Could you set down exactly the lines of the data below, starting at the one that holds "1. place B Q 2 3" and ending at the one that holds "4. place W K 2 2", both included, and only those?

▶ **Data in this exercise**:
····················

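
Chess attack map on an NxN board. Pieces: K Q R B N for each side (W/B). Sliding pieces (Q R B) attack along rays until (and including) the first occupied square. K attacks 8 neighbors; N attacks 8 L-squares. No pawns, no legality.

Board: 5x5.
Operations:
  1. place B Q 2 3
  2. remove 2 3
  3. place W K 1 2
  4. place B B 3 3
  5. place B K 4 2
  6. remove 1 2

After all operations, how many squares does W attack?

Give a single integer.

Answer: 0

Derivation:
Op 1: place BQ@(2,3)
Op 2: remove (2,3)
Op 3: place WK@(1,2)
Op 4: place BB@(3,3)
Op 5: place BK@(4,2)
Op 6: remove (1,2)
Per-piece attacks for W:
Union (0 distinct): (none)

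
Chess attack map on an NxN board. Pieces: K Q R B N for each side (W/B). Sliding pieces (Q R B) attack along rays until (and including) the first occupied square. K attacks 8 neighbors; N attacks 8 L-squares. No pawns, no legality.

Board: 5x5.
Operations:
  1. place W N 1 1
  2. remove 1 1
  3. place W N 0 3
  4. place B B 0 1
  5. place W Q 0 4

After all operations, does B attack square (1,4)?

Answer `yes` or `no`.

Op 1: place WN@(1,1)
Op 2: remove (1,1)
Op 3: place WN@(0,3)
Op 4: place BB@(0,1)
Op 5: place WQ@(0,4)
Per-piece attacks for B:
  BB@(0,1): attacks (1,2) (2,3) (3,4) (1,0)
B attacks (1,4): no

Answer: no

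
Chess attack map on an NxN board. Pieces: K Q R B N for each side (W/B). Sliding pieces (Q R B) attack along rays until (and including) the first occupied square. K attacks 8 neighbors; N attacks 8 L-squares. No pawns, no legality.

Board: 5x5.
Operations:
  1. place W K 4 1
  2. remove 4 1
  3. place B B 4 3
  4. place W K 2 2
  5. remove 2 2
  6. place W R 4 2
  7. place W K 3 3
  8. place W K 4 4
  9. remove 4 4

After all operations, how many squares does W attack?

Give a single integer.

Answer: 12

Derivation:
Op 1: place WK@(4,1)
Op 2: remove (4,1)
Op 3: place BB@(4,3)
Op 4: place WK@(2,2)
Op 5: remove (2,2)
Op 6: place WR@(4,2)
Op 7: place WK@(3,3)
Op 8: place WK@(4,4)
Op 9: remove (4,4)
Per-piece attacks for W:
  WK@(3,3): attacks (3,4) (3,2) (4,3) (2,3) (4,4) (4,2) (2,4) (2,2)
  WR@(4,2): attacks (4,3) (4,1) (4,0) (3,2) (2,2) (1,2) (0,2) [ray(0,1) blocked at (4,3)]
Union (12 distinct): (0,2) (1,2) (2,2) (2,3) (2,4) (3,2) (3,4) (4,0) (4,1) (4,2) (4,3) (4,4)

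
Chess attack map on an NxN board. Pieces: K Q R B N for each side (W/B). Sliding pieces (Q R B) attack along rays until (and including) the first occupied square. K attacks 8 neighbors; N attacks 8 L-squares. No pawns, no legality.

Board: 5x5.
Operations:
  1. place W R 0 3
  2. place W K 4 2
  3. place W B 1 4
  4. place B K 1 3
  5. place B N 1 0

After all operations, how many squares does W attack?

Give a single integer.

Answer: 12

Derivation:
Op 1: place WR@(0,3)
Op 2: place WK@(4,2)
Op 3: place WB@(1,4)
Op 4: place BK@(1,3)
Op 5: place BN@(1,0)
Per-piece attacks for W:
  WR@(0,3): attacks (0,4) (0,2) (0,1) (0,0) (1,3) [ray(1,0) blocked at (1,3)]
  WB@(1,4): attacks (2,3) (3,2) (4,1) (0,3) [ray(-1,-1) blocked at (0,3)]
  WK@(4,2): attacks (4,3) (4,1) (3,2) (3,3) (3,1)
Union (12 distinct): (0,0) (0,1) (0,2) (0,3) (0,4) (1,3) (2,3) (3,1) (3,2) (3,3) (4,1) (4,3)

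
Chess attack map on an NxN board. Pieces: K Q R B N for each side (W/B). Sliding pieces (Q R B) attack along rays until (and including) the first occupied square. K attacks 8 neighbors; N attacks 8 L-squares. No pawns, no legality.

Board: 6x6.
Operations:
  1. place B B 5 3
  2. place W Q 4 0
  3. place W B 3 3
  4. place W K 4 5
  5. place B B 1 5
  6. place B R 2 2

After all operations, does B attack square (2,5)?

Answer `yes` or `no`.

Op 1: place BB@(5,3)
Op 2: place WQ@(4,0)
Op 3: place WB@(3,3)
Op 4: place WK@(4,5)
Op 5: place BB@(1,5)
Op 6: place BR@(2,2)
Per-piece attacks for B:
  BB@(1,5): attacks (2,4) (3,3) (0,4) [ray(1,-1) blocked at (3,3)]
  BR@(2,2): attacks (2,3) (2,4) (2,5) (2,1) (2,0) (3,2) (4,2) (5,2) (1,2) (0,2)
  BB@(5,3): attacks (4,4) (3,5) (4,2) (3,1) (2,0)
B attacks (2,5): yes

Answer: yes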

····················

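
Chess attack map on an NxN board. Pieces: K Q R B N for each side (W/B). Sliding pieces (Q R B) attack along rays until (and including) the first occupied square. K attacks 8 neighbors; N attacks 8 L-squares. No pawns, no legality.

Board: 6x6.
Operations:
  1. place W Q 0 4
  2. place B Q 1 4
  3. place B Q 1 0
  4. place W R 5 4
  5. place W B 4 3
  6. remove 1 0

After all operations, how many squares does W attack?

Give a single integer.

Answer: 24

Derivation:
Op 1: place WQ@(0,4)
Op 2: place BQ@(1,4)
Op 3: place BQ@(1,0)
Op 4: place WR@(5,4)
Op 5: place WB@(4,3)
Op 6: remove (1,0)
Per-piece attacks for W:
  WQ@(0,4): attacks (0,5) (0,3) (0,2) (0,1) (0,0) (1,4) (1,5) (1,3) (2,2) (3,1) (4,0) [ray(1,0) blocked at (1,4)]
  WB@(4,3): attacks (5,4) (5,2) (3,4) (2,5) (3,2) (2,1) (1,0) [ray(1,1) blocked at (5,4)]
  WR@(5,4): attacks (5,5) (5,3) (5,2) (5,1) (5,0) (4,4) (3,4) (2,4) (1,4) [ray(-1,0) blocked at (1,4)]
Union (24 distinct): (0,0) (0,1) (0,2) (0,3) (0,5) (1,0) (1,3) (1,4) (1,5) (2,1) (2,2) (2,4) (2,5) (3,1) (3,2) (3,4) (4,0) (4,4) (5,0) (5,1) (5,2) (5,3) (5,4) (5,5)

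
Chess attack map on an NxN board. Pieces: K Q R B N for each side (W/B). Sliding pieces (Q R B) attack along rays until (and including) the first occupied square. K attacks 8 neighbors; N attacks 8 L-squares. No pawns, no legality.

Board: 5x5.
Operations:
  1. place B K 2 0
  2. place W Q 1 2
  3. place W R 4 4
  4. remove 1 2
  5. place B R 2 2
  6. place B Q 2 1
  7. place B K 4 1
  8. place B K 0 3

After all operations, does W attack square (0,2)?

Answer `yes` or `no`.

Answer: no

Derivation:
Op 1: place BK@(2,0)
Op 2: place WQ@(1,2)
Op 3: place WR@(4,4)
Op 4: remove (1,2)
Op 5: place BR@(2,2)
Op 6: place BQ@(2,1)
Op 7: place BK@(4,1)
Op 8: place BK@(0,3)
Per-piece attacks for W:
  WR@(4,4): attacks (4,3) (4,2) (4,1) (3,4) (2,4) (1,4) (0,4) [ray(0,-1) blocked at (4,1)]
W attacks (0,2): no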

····················

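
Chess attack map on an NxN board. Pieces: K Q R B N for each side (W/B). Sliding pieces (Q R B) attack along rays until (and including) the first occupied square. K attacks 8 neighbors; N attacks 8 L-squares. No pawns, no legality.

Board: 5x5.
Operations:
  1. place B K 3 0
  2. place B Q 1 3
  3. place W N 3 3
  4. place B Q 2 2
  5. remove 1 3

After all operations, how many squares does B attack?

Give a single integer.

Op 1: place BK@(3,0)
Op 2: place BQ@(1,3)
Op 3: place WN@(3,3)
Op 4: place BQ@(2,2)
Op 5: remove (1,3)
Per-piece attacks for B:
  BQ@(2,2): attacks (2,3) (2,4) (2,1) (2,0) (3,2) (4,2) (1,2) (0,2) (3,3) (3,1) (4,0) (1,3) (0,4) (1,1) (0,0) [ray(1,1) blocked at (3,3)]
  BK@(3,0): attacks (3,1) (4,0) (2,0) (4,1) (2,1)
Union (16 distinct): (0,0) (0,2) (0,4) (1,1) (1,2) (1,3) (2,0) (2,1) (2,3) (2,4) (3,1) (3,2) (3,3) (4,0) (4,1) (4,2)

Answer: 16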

····················

▶ **Reply to the task**:
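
  1. place B Q 2 3
  2. remove 2 3
  3. place W K 1 2
  4. place B B 3 3
  5. place B K 4 2
  6. remove 1 2

After all operations, how many squares does W attack?

Give a single integer.

Answer: 0

Derivation:
Op 1: place BQ@(2,3)
Op 2: remove (2,3)
Op 3: place WK@(1,2)
Op 4: place BB@(3,3)
Op 5: place BK@(4,2)
Op 6: remove (1,2)
Per-piece attacks for W:
Union (0 distinct): (none)

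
Chess attack map on an NxN board. Pieces: K Q R B N for each side (W/B). Sliding pieces (Q R B) attack along rays until (and including) the first occupied square. K attacks 8 neighbors; N attacks 8 L-squares. No pawns, no legality.

Board: 5x5.
Operations:
  1. place W N 1 1
  2. remove 1 1
  3. place W N 0 3
  4. place B B 0 1
  5. place W Q 0 4

After all operations, does B attack square (1,4)?

Answer `yes` or `no`.

Op 1: place WN@(1,1)
Op 2: remove (1,1)
Op 3: place WN@(0,3)
Op 4: place BB@(0,1)
Op 5: place WQ@(0,4)
Per-piece attacks for B:
  BB@(0,1): attacks (1,2) (2,3) (3,4) (1,0)
B attacks (1,4): no

Answer: no

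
Chess attack map on an NxN board. Pieces: K Q R B N for each side (W/B). Sliding pieces (Q R B) attack along rays until (and including) the first occupied square. K attacks 8 neighbors; N attacks 8 L-squares. No pawns, no legality.

Board: 5x5.
Operations:
  1. place W K 4 1
  2. remove 4 1
  3. place B B 4 3
  4. place W K 2 2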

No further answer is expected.